In the material below, find each line that contains the word "subject" and copy it.

====================

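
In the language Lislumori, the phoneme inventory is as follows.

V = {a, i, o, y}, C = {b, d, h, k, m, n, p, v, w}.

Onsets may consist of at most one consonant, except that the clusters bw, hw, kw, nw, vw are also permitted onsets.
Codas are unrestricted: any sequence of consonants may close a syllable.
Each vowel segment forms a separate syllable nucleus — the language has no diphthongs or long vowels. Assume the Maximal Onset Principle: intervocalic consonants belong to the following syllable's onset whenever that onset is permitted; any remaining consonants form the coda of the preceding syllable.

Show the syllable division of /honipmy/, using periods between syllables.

ho.nip.my

The vowels are o, i, y — 3 nuclei, so 3 syllables.
V1 /o/ – V2 /i/: /n/ is a single consonant, so it becomes the next onset.
V2 /i/ – V3 /y/: /pm/; trying suffixes from longest down, /m/ is the first permitted one, so coda /p/ | onset /m/.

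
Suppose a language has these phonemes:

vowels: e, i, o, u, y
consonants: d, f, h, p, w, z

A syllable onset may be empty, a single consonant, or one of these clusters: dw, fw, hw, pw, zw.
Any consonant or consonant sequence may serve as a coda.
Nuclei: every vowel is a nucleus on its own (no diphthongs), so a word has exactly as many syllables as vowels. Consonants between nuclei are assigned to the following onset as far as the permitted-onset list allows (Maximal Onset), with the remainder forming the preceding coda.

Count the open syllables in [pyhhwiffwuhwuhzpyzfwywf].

1

Nuclei (vowels): y, i, u, u, y, y → 6 syllables.
V1 /y/ – V2 /i/: cluster /hhw/ — the longest permitted-onset suffix is /hw/; onset = /hw/, preceding coda = /h/.
V2 /i/ – V3 /u/: cluster /ffw/ — the longest permitted-onset suffix is /fw/; onset = /fw/, preceding coda = /f/.
V3 /u/ – V4 /u/: cluster /hw/ — /hw/ is itself a permitted onset, so the whole cluster goes right; preceding coda = ∅.
V4 /u/ – V5 /y/: /hzp/ — longest licit onset from the right is /p/, leaving /hz/ as coda.
V5 /y/ – V6 /y/: /zfw/ splits as /z/ + /fw/ (/fw/ is the longest suffix that is a licit onset).
So the parse is pyh.hwif.fwu.hwuhz.pyz.fwywf.
Classifying each syllable: /pyh/ (closed), /hwif/ (closed), /fwu/ (open), /hwuhz/ (closed), /pyz/ (closed), /fwywf/ (closed).
Open syllables: 1.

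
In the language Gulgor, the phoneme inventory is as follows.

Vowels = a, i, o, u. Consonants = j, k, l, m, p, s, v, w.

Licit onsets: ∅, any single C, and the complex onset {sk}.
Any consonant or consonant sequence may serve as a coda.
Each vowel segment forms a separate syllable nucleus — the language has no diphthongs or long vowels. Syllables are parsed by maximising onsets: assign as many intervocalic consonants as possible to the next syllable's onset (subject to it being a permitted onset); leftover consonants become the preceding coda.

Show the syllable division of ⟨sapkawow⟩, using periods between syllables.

The vowels are a, a, o — 3 nuclei, so 3 syllables.
/a…a/ gap (V1→V2): /pk/ — longest licit onset from the right is /k/, leaving /p/ as coda.
/a…o/ gap (V2→V3): /w/ → onset of the next syllable (single consonants are always licit onsets).

sap.ka.wow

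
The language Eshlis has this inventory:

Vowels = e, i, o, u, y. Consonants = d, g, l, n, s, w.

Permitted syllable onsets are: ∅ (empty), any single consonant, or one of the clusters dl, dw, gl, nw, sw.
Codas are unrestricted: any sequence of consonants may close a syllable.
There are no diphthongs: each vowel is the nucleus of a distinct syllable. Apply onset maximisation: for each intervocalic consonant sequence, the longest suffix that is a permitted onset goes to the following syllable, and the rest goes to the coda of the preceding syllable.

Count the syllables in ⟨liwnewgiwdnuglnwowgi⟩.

6

Vowels present: i, e, i, u, o, i; each is a nucleus, giving 6 syllables.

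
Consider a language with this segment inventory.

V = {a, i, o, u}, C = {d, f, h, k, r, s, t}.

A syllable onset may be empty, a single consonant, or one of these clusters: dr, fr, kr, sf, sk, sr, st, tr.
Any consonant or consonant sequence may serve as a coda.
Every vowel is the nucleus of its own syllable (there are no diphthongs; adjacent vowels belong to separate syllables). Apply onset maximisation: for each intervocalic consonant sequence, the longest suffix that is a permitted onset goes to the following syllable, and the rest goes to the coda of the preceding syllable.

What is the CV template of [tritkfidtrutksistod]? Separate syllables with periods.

CCVCC.CVC.CCVCC.CV.CCVC

Nuclei (vowels): i, i, u, i, o → 5 syllables.
/i…i/ gap (V1→V2): /tkf/ splits as /tk/ + /f/ (/f/ is the longest suffix that is a licit onset).
/i…u/ gap (V2→V3): /dtr/ — longest licit onset from the right is /tr/, leaving /d/ as coda.
/u…i/ gap (V3→V4): /tks/ — longest licit onset from the right is /s/, leaving /tk/ as coda.
/i…o/ gap (V4→V5): cluster /st/ — /st/ is itself a permitted onset, so the whole cluster goes right; preceding coda = ∅.
Putting it together: tritk.fid.trutk.si.stod.
Mapping each syllable to C/V: /tritk/ → CCVCC, /fid/ → CVC, /trutk/ → CCVCC, /si/ → CV, /stod/ → CCVC.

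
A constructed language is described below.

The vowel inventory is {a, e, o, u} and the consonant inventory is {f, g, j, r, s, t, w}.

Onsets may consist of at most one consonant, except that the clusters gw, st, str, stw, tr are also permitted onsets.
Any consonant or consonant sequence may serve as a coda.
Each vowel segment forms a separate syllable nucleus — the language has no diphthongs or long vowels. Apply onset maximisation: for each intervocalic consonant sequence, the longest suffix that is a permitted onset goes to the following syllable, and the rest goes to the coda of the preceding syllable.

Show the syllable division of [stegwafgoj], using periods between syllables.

Nuclei (vowels): e, a, o → 3 syllables.
Between /e/ (V1) and /a/ (V2): /gw/ is a licit onset in full, so it all attaches to the next syllable.
Between /a/ (V2) and /o/ (V3): /fg/ splits as /f/ + /g/ (/g/ is the longest suffix that is a licit onset).

ste.gwaf.goj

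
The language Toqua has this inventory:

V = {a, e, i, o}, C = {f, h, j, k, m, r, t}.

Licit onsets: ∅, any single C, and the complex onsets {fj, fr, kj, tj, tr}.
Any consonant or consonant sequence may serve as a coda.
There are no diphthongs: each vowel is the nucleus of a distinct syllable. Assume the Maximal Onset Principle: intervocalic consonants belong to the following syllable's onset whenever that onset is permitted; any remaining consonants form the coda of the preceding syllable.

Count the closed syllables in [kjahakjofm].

1

Vowels present: a, a, o; each is a nucleus, giving 3 syllables.
σ1/σ2 boundary: /h/ is a single consonant, so it becomes the next onset.
σ2/σ3 boundary: cluster /kj/ — /kj/ is itself a permitted onset, so the whole cluster goes right; preceding coda = ∅.
So the parse is kja.ha.kjofm.
Classifying each syllable: /kja/ (open), /ha/ (open), /kjofm/ (closed).
Closed syllables: 1.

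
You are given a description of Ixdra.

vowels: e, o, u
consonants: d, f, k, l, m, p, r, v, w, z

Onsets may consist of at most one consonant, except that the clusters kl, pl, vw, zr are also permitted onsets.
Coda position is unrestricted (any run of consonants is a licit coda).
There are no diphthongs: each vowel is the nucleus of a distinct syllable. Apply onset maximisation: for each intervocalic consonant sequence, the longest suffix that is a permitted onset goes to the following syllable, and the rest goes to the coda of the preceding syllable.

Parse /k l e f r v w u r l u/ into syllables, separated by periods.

Vowels present: e, u, u; each is a nucleus, giving 3 syllables.
V1 /e/ – V2 /u/: /frvw/ — longest licit onset from the right is /vw/, leaving /fr/ as coda.
V2 /u/ – V3 /u/: /rl/ — longest licit onset from the right is /l/, leaving /r/ as coda.

klefr.vwur.lu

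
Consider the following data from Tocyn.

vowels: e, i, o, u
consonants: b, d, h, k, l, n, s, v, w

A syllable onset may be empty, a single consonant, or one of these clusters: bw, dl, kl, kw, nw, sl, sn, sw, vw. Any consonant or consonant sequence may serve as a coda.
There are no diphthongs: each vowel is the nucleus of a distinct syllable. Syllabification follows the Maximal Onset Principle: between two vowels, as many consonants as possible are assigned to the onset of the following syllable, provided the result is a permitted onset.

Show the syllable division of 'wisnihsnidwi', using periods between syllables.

wi.snih.snid.wi

Vowels present: i, i, i, i; each is a nucleus, giving 4 syllables.
/i…i/ gap (V1→V2): cluster /sn/ — /sn/ is itself a permitted onset, so the whole cluster goes right; preceding coda = ∅.
/i…i/ gap (V2→V3): cluster /hsn/ — the longest permitted-onset suffix is /sn/; onset = /sn/, preceding coda = /h/.
/i…i/ gap (V3→V4): /dw/; trying suffixes from longest down, /w/ is the first permitted one, so coda /d/ | onset /w/.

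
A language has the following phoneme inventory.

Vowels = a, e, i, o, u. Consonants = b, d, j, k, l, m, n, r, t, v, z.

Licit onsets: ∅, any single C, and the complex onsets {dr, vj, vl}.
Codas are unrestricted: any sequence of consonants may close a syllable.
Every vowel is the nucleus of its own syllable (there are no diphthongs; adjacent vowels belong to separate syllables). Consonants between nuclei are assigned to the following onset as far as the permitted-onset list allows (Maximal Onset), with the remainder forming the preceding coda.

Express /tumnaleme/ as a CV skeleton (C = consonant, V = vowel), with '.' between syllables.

CVC.CV.CV.CV

Nuclei (vowels): u, a, e, e → 4 syllables.
V1 /u/ – V2 /a/: /mn/ splits as /m/ + /n/ (/n/ is the longest suffix that is a licit onset).
V2 /a/ – V3 /e/: just /l/ — single C goes to the following onset.
V3 /e/ – V4 /e/: /m/ → onset of the next syllable (single consonants are always licit onsets).
So the parse is tum.na.le.me.
Mapping each syllable to C/V: /tum/ → CVC, /na/ → CV, /le/ → CV, /me/ → CV.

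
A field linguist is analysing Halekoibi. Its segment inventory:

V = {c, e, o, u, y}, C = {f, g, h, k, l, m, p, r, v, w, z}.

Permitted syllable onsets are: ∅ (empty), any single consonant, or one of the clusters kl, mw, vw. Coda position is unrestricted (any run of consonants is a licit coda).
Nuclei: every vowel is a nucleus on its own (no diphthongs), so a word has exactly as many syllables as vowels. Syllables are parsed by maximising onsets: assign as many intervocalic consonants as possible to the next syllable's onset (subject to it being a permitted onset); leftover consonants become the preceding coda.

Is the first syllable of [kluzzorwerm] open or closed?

closed

The vowels are u, o, e — 3 nuclei, so 3 syllables.
/u…o/ gap (V1→V2): /zz/; trying suffixes from longest down, /z/ is the first permitted one, so coda /z/ | onset /z/.
/o…e/ gap (V2→V3): /rw/ splits as /r/ + /w/ (/w/ is the longest suffix that is a licit onset).
So the parse is kluz.zor.werm.
Syllable 1 is /kluz/ with coda /z/, so it is closed.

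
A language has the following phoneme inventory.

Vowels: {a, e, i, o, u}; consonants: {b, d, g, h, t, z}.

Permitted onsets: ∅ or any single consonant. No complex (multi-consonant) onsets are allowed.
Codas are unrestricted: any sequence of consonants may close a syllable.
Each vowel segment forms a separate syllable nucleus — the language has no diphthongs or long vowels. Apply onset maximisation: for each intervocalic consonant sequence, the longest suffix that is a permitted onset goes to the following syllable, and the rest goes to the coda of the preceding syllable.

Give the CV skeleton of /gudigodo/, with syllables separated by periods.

CV.CV.CV.CV

Vowels present: u, i, o, o; each is a nucleus, giving 4 syllables.
σ1/σ2 boundary: /d/ → onset of the next syllable (single consonants are always licit onsets).
σ2/σ3 boundary: /g/ → onset of the next syllable (single consonants are always licit onsets).
σ3/σ4 boundary: /d/ → onset of the next syllable (single consonants are always licit onsets).
Result: gu.di.go.do.
Mapping each syllable to C/V: /gu/ → CV, /di/ → CV, /go/ → CV, /do/ → CV.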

====================

▸ **Your response**:
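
Each vowel segment forms a separate syllable nucleus — the language has no diphthongs or long vowels. Syllables are parsed by maximising onsets: assign as many intervocalic consonants as possible to the next syllable's onset (subject to it being a permitted onset); leftover consonants become the preceding coda.
Nuclei: every vowel is a nucleus on its own (no diphthongs), so a word has exactly as many syllables as vowels. Syllables are parsed by maximising onsets: assign as many intervocalic consonants as possible to the next syllable's onset (subject to it being a permitted onset); leftover consonants become the preceding coda.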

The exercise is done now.